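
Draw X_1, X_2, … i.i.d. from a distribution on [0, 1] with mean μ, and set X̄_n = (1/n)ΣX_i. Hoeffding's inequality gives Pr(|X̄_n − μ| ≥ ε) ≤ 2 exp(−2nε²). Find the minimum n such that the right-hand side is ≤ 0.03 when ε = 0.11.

Require 2·exp(−2nε²) ≤ 0.03, i.e. 2nε² ≥ ln(2/0.03) = 4.199705.
So n ≥ 4.199705 / (2·0.11²) = 173.542.
The smallest integer n is 174.

174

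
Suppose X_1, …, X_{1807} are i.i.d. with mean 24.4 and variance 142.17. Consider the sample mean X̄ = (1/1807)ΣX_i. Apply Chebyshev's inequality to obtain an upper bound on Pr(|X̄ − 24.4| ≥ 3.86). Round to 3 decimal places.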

* **YOUR OBJECTIVE**
Everything in the listing is to be restated exactly.

* **TASK ANSWER**
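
Draw X_1, X_2, … i.i.d. from a distribution on [0, 1] with mean μ, and set X̄_n = (1/n)ΣX_i. Hoeffding's inequality gives Pr(|X̄_n − μ| ≥ ε) ≤ 2 exp(−2nε²). Find the minimum n such that the right-hand side is ≤ 0.03 when ε = 0.11.

Require 2·exp(−2nε²) ≤ 0.03, i.e. 2nε² ≥ ln(2/0.03) = 4.199705.
So n ≥ 4.199705 / (2·0.11²) = 173.542.
The smallest integer n is 174.

174

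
Suppose X_1, …, X_{1807} are i.i.d. with mean 24.4 and variance 142.17. Consider the sample mean X̄ = (1/1807)ΣX_i. Apply Chebyshev's inequality to obtain an upper bound on Pr(|X̄ − 24.4| ≥ 3.86). Round to 3 decimal places.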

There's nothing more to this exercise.